Write out each line exactly, starting with the one containing "What is the coefficient" and stopping after the last line of the listing below.

═══

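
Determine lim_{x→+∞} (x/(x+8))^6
As x → +∞: x/(x+8) = 1/(1 + 8/x) → 1, and the 6th power of a limit-1 base also → 1.
Limit = 1.

Final answer: 1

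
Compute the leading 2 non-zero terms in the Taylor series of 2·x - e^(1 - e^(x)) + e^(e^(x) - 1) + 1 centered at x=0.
4·x + 1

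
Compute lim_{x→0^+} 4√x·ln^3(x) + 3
The product is a 0·∞ indeterminate form at x → 0⁺.
Rewrite the product as 4·ln^3(x) / x^(-1/2) and apply L'Hôpital, or use the standard hierarchy x^(-1/2) ≫ |ln x|^3 as x → 0⁺.
The indeterminate product → 0, so the limit = 3.

Final answer: 3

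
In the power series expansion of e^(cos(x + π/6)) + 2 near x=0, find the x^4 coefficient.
Expand to order 4: e^(cos(x + π/6)) + 2 = x^4·(-√(3)·e^(√(3)/2)/96 + 7·e^(√(3)/2)/128) + x^3·(e^(√(3)/2)/16 + √(3)·e^(√(3)/2)/8) + x^2·(-√(3)·e^(√(3)/2)/4 + e^(√(3)/2)/8) - x·e^(√(3)/2)/2 + 2 + e^(√(3)/2) + O(x^5).
The coefficient of x^4 is -√(3)·e^(√(3)/2)/96 + 7·e^(√(3)/2)/128.

Final answer: -√(3)·e^(√(3)/2)/96 + 7·e^(√(3)/2)/128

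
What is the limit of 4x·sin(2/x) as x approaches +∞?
As x → +∞: let u = 2/x → 0⁺; then 4·x·sin(2/x) = 4·2·sin(u)/u → 4·2·1 = 8.
Limit = 8.

Final answer: 8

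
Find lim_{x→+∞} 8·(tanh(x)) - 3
Evaluate the dominant behaviour as x → +∞; each term tends to a finite value or vanishes.
Limit = 5.

Final answer: 5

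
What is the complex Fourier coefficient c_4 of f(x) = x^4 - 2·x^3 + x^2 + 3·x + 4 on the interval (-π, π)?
Compute the real Fourier coefficients first: a_4 = 1/16 + π^2/2, b_4 = -15/8 + π^2.
Then c_4 = (a_4 − i·b_4)/2 = 1/32 + π^2/4 - i·π^2/2 + 15·i/16.

Final answer: 1/32 + π^2/4 - i·π^2/2 + 15·i/16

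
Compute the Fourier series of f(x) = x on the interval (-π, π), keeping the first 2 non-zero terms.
2·sin(x) - sin(2·x)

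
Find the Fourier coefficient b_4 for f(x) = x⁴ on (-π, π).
b_4 = (1/π) ∫_{-π}^{π} f(x)·sin(4x) dx.
Evaluate the integral (use parity and integration by parts as needed): b_4 = 0.

Final answer: 0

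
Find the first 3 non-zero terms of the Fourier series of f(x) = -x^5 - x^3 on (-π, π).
(-228 - 2·π^4 + 38·π^2)·sin(x) + (-4·π^2 + 6 + π^4)·sin(2·x) + (-2·π^4/3 - 44/81 + 22·π^2/27)·sin(3·x)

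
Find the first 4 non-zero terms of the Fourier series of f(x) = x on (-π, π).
2·sin(x) - sin(2·x) + 2·sin(3·x)/3 - sin(4·x)/2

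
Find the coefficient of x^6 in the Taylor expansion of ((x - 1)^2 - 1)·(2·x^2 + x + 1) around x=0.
Expand to order 6: ((x - 1)^2 - 1)·(2·x^2 + x + 1) = 2·x^4 - 3·x^3 - x^2 - 2·x + O(x^7).
The coefficient of x^6 is 0.

Final answer: 0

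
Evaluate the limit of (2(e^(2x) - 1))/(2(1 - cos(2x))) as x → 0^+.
Both numerator and denominator → 0 as x → 0^+; this is a 0/0 indeterminate form.
Expand each to leading order near x = 0: numerator ~ 4·x, denominator ~ 4·x^2.
The limit of the ratio is ∞.

Final answer: ∞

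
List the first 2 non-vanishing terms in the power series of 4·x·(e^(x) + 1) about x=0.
4·x^2 + 8·x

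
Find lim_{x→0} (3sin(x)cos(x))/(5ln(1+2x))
Both numerator and denominator → 0 as x → 0; this is a 0/0 indeterminate form.
Expand each to leading order near x = 0: numerator ~ 3·x, denominator ~ 10·x.
The limit of the ratio is 3/10.

Final answer: 3/10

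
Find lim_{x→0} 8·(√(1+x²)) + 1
Direct substitution at x = 0 gives 9.

Final answer: 9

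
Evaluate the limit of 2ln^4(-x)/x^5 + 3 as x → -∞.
The quotient is an ∞/∞ indeterminate form as x → -∞.
Compare growth rates of the dominant terms (exponentials ≫ polynomials ≫ logarithms), or apply L'Hôpital's rule; the quotient → 0.
Adding the constant: 0 + 3 = 3. Limit = 3.

Final answer: 3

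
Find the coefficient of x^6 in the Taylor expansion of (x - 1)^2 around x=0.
Expand to order 6: (x - 1)^2 = x^2 - 2·x + 1 + O(x^7).
The coefficient of x^6 is 0.

Final answer: 0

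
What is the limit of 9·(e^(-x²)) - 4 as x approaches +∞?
Evaluate the dominant behaviour as x → +∞; each term tends to a finite value or vanishes.
Limit = -4.

Final answer: -4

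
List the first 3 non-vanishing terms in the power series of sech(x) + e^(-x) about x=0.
-x^3/6 - x + 2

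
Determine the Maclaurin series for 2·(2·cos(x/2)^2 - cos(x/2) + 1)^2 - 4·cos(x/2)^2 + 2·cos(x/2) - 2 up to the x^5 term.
33·x^4/64 - 9·x^2/4 + 4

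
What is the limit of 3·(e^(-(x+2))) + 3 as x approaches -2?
Direct substitution at x = -2 gives 6.

Final answer: 6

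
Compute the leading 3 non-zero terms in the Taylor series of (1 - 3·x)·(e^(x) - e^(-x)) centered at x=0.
x^3/3 - 6·x^2 + 2·x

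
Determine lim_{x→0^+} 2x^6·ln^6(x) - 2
The product is a 0·∞ indeterminate form at x → 0⁺.
Rewrite the product as 2·ln^6(x) / x^(-6) and apply L'Hôpital, or use the standard hierarchy x^(-6) ≫ |ln x|^6 as x → 0⁺.
The indeterminate product → 0, so the limit = -2.

Final answer: -2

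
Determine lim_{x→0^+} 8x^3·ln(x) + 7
The product is a 0·∞ indeterminate form at x → 0⁺.
Rewrite the product as 8·ln(x) / x^(-3) and apply L'Hôpital, or use the standard hierarchy x^(-3) ≫ |ln x| as x → 0⁺.
The indeterminate product → 0, so the limit = 7.

Final answer: 7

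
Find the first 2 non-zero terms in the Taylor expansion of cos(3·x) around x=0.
1 - 9·x^2/2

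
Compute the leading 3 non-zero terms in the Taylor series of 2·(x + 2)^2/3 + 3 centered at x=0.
2·x^2/3 + 8·x/3 + 17/3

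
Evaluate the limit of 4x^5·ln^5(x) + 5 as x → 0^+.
The product is a 0·∞ indeterminate form at x → 0⁺.
Rewrite the product as 4·ln^5(x) / x^(-5) and apply L'Hôpital, or use the standard hierarchy x^(-5) ≫ |ln x|^5 as x → 0⁺.
The indeterminate product → 0, so the limit = 5.

Final answer: 5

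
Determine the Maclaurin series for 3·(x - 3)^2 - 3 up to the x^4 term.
3·x^2 - 18·x + 24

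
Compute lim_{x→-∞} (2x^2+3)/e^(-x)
This is an ∞/∞ indeterminate form as x → -∞.
Compare growth rates of the dominant terms (exponentials ≫ polynomials ≫ logarithms), or apply L'Hôpital's rule; the quotient → 0.
Limit = 0.

Final answer: 0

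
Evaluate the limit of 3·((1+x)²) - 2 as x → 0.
Direct substitution at x = 0 gives 1.

Final answer: 1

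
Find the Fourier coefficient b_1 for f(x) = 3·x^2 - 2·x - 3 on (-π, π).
b_1 = (1/π) ∫_{-π}^{π} f(x)·sin(1x) dx.
Evaluate the integral (use parity and integration by parts as needed): b_1 = -4.

Final answer: -4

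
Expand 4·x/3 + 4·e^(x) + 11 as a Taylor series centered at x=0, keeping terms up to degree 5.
x^5/30 + x^4/6 + 2·x^3/3 + 2·x^2 + 16·x/3 + 15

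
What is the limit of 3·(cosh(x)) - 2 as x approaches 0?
Direct substitution at x = 0 gives 1.

Final answer: 1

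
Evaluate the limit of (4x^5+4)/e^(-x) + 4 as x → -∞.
The quotient is an ∞/∞ indeterminate form as x → -∞.
Compare growth rates of the dominant terms (exponentials ≫ polynomials ≫ logarithms), or apply L'Hôpital's rule; the quotient → 0.
Adding the constant: 0 + 4 = 4. Limit = 4.

Final answer: 4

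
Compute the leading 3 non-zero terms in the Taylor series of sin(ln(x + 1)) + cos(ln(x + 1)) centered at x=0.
-x^2 + x + 1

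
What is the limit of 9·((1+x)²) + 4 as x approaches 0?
Direct substitution at x = 0 gives 13.

Final answer: 13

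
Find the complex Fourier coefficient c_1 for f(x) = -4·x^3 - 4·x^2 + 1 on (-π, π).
Compute the real Fourier coefficients first: a_1 = 16, b_1 = 48 - 8·π^2.
Then c_1 = (a_1 − i·b_1)/2 = 8 - 24·i + 4·i·π^2.

Final answer: 8 - 24·i + 4·i·π^2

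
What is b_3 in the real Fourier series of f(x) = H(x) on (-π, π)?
b_3 = (1/π) ∫_{-π}^{π} f(x)·sin(3x) dx.
Evaluate the integral (use parity and integration by parts as needed): b_3 = 2/(3·π).

Final answer: 2/(3·π)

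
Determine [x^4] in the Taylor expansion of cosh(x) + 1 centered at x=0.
Expand to order 4: cosh(x) + 1 = x^4/24 + x^2/2 + 2 + O(x^5).
The coefficient of x^4 is 1/24.

Final answer: 1/24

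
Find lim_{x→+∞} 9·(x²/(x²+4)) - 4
Evaluate the dominant behaviour as x → +∞; each term tends to a finite value or vanishes.
Limit = 5.

Final answer: 5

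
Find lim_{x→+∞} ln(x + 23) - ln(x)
This is an ∞ − ∞ indeterminate form.
Combine the logarithms: ln(x+23) − ln(x) = ln((x+23)/(x)) = ln(1 + 23/(x)) → ln(1) = 0.
Limit = 0.

Final answer: 0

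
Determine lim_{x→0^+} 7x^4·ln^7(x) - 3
The product is a 0·∞ indeterminate form at x → 0⁺.
Rewrite the product as 7·ln^7(x) / x^(-4) and apply L'Hôpital, or use the standard hierarchy x^(-4) ≫ |ln x|^7 as x → 0⁺.
The indeterminate product → 0, so the limit = -3.

Final answer: -3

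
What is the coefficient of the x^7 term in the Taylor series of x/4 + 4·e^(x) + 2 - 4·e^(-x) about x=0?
Expand to order 7: x/4 + 4·e^(x) + 2 - 4·e^(-x) = x^7/630 + x^5/15 + 4·x^3/3 + 33·x/4 + 2 + O(x^8).
The coefficient of x^7 is 1/630.

Final answer: 1/630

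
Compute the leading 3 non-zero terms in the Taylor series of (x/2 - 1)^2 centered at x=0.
x^2/4 - x + 1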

═══

## Task result:
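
What is the coefficient of the x^7 term in the Taylor series of x/4 + 4·e^(x) + 2 - 4·e^(-x) about x=0?
Expand to order 7: x/4 + 4·e^(x) + 2 - 4·e^(-x) = x^7/630 + x^5/15 + 4·x^3/3 + 33·x/4 + 2 + O(x^8).
The coefficient of x^7 is 1/630.

Final answer: 1/630

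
Compute the leading 3 non-zero terms in the Taylor series of (x/2 - 1)^2 centered at x=0.
x^2/4 - x + 1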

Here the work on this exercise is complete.